[Records drawn from a dataset]
────────
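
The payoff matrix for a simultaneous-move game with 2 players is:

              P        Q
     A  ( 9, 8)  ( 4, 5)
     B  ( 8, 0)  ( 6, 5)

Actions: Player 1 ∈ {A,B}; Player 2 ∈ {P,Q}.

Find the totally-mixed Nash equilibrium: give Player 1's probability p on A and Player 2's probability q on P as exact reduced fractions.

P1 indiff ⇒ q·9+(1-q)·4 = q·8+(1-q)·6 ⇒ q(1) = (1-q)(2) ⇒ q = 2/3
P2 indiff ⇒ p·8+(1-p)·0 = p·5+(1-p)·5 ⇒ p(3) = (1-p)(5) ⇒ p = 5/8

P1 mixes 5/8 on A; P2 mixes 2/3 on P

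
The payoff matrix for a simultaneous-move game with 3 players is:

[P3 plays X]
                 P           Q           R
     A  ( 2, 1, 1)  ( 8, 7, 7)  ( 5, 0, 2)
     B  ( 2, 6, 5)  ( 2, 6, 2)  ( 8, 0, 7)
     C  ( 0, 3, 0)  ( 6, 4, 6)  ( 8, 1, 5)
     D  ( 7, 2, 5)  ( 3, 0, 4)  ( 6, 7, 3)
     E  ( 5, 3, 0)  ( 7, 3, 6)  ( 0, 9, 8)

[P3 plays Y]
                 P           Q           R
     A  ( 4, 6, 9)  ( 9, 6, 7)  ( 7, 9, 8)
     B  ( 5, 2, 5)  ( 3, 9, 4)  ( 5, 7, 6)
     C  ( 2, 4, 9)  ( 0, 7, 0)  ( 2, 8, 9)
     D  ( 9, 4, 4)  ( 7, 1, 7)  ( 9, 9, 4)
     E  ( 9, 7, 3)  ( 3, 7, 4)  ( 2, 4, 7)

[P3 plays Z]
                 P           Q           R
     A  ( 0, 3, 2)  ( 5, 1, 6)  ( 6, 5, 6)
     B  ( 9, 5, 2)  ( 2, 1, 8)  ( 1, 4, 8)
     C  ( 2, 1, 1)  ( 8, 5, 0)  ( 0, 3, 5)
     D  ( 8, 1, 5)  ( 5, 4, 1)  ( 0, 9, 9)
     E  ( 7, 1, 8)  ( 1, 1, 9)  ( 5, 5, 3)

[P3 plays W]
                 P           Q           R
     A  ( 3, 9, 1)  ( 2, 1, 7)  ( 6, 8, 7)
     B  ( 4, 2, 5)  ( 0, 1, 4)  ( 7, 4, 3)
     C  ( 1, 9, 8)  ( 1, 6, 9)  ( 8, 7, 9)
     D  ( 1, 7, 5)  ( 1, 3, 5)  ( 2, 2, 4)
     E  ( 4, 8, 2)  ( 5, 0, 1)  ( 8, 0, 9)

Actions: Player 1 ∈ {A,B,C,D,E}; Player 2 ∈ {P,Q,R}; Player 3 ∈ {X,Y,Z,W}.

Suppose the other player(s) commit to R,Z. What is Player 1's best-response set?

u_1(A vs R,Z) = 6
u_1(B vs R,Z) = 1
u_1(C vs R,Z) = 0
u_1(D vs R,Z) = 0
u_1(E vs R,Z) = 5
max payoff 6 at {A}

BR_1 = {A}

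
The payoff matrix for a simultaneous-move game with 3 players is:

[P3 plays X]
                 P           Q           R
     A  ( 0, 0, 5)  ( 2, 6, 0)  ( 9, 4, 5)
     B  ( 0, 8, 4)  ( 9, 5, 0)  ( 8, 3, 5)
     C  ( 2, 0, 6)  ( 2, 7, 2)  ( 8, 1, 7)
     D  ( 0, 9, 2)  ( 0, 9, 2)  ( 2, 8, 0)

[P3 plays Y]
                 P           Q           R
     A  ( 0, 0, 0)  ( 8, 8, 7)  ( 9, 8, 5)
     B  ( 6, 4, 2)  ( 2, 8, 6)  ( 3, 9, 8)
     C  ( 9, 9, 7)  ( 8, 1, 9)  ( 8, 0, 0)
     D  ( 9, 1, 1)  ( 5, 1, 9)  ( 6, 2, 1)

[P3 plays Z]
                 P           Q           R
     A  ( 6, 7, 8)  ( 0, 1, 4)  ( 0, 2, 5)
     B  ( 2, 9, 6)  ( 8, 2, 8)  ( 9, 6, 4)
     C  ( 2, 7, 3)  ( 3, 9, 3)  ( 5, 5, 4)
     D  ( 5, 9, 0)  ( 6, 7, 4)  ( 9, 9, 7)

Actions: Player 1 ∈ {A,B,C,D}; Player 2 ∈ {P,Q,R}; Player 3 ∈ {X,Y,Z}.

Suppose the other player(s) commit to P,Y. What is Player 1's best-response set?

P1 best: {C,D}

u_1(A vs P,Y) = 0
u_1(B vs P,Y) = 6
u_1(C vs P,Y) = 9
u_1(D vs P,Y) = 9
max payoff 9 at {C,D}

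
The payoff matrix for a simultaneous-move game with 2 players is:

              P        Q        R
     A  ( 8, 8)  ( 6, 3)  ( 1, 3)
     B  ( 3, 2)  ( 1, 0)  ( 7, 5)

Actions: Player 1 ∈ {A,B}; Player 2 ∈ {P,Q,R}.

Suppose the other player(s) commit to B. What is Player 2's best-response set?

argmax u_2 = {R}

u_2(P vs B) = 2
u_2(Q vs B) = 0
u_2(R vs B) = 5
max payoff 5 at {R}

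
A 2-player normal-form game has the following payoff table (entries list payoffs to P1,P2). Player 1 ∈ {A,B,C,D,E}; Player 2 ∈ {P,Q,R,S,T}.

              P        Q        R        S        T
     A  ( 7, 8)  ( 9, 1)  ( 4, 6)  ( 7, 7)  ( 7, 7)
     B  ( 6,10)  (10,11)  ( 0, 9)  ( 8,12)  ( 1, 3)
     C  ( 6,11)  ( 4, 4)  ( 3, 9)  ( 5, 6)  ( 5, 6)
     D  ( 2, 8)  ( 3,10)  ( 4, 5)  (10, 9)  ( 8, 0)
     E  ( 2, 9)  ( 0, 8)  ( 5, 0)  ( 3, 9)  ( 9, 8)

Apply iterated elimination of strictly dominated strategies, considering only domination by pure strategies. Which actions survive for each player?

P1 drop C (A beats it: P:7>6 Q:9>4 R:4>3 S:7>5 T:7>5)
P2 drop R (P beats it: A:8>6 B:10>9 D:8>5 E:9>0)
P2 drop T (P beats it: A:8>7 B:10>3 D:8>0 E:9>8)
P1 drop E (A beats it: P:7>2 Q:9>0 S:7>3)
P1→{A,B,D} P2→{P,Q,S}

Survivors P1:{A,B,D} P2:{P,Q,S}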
────────
[EXERCISE DESCRIPTION]: The records above, in their entirety, need to be set down again exactly.

[SOLUTION TO THIS EXERCISE]:
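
The payoff matrix for a simultaneous-move game with 2 players is:

              P        Q
     A  ( 9, 8)  ( 4, 5)
     B  ( 8, 0)  ( 6, 5)

Actions: Player 1 ∈ {A,B}; Player 2 ∈ {P,Q}.

Find the totally-mixed Nash equilibrium: give Player 1's probability p on A and Player 2's probability q on P as exact reduced fractions.

P1 indiff ⇒ q·9+(1-q)·4 = q·8+(1-q)·6 ⇒ q(1) = (1-q)(2) ⇒ q = 2/3
P2 indiff ⇒ p·8+(1-p)·0 = p·5+(1-p)·5 ⇒ p(3) = (1-p)(5) ⇒ p = 5/8

P1 mixes 5/8 on A; P2 mixes 2/3 on P

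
The payoff matrix for a simultaneous-move game with 3 players is:

[P3 plays X]
                 P           Q           R
     A  ( 2, 1, 1)  ( 8, 7, 7)  ( 5, 0, 2)
     B  ( 2, 6, 5)  ( 2, 6, 2)  ( 8, 0, 7)
     C  ( 0, 3, 0)  ( 6, 4, 6)  ( 8, 1, 5)
     D  ( 7, 2, 5)  ( 3, 0, 4)  ( 6, 7, 3)
     E  ( 5, 3, 0)  ( 7, 3, 6)  ( 0, 9, 8)

[P3 plays Y]
                 P           Q           R
     A  ( 4, 6, 9)  ( 9, 6, 7)  ( 7, 9, 8)
     B  ( 5, 2, 5)  ( 3, 9, 4)  ( 5, 7, 6)
     C  ( 2, 4, 9)  ( 0, 7, 0)  ( 2, 8, 9)
     D  ( 9, 4, 4)  ( 7, 1, 7)  ( 9, 9, 4)
     E  ( 9, 7, 3)  ( 3, 7, 4)  ( 2, 4, 7)

[P3 plays Z]
                 P           Q           R
     A  ( 0, 3, 2)  ( 5, 1, 6)  ( 6, 5, 6)
     B  ( 9, 5, 2)  ( 2, 1, 8)  ( 1, 4, 8)
     C  ( 2, 1, 1)  ( 8, 5, 0)  ( 0, 3, 5)
     D  ( 8, 1, 5)  ( 5, 4, 1)  ( 0, 9, 9)
     E  ( 7, 1, 8)  ( 1, 1, 9)  ( 5, 5, 3)

[P3 plays W]
                 P           Q           R
     A  ( 3, 9, 1)  ( 2, 1, 7)  ( 6, 8, 7)
     B  ( 4, 2, 5)  ( 0, 1, 4)  ( 7, 4, 3)
     C  ( 1, 9, 8)  ( 1, 6, 9)  ( 8, 7, 9)
     D  ( 1, 7, 5)  ( 1, 3, 5)  ( 2, 2, 4)
     E  ( 4, 8, 2)  ( 5, 0, 1)  ( 8, 0, 9)

Actions: Player 1 ∈ {A,B,C,D,E}; Player 2 ∈ {P,Q,R}; Player 3 ∈ {X,Y,Z,W}.

Suppose the other player(s) commit to R,Z. What is Player 1's best-response set?

u_1(A vs R,Z) = 6
u_1(B vs R,Z) = 1
u_1(C vs R,Z) = 0
u_1(D vs R,Z) = 0
u_1(E vs R,Z) = 5
max payoff 6 at {A}

BR_1 = {A}

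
The payoff matrix for a simultaneous-move game with 3 players is:

[P3 plays X]
                 P           Q           R
     A  ( 0, 0, 5)  ( 2, 6, 0)  ( 9, 4, 5)
     B  ( 0, 8, 4)  ( 9, 5, 0)  ( 8, 3, 5)
     C  ( 2, 0, 6)  ( 2, 7, 2)  ( 8, 1, 7)
     D  ( 0, 9, 2)  ( 0, 9, 2)  ( 2, 8, 0)

[P3 plays Y]
                 P           Q           R
     A  ( 0, 0, 0)  ( 8, 8, 7)  ( 9, 8, 5)
     B  ( 6, 4, 2)  ( 2, 8, 6)  ( 3, 9, 8)
     C  ( 9, 9, 7)  ( 8, 1, 9)  ( 8, 0, 0)
     D  ( 9, 1, 1)  ( 5, 1, 9)  ( 6, 2, 1)

[P3 plays Z]
                 P           Q           R
     A  ( 6, 7, 8)  ( 0, 1, 4)  ( 0, 2, 5)
     B  ( 2, 9, 6)  ( 8, 2, 8)  ( 9, 6, 4)
     C  ( 2, 7, 3)  ( 3, 9, 3)  ( 5, 5, 4)
     D  ( 5, 9, 0)  ( 6, 7, 4)  ( 9, 9, 7)

Actions: Player 1 ∈ {A,B,C,D}; Player 2 ∈ {P,Q,R}; Player 3 ∈ {X,Y,Z}.

Suppose the other player(s) commit to P,Y. What is Player 1's best-response set?

P1 best: {C,D}

u_1(A vs P,Y) = 0
u_1(B vs P,Y) = 6
u_1(C vs P,Y) = 9
u_1(D vs P,Y) = 9
max payoff 9 at {C,D}

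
The payoff matrix for a simultaneous-move game with 2 players is:

              P        Q        R
     A  ( 8, 8)  ( 6, 3)  ( 1, 3)
     B  ( 3, 2)  ( 1, 0)  ( 7, 5)

Actions: Player 1 ∈ {A,B}; Player 2 ∈ {P,Q,R}.

Suppose the other player(s) commit to B. What is Player 2's best-response set?

argmax u_2 = {R}

u_2(P vs B) = 2
u_2(Q vs B) = 0
u_2(R vs B) = 5
max payoff 5 at {R}

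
A 2-player normal-form game has the following payoff table (entries list payoffs to P1,P2). Player 1 ∈ {A,B,C,D,E}; Player 2 ∈ {P,Q,R,S,T}.

              P        Q        R        S        T
     A  ( 7, 8)  ( 9, 1)  ( 4, 6)  ( 7, 7)  ( 7, 7)
     B  ( 6,10)  (10,11)  ( 0, 9)  ( 8,12)  ( 1, 3)
     C  ( 6,11)  ( 4, 4)  ( 3, 9)  ( 5, 6)  ( 5, 6)
     D  ( 2, 8)  ( 3,10)  ( 4, 5)  (10, 9)  ( 8, 0)
     E  ( 2, 9)  ( 0, 8)  ( 5, 0)  ( 3, 9)  ( 9, 8)

Apply iterated elimination of strictly dominated strategies, considering only domination by pure strategies. Which actions survive for each player?

P1 drop C (A beats it: P:7>6 Q:9>4 R:4>3 S:7>5 T:7>5)
P2 drop R (P beats it: A:8>6 B:10>9 D:8>5 E:9>0)
P2 drop T (P beats it: A:8>7 B:10>3 D:8>0 E:9>8)
P1 drop E (A beats it: P:7>2 Q:9>0 S:7>3)
P1→{A,B,D} P2→{P,Q,S}

Survivors P1:{A,B,D} P2:{P,Q,S}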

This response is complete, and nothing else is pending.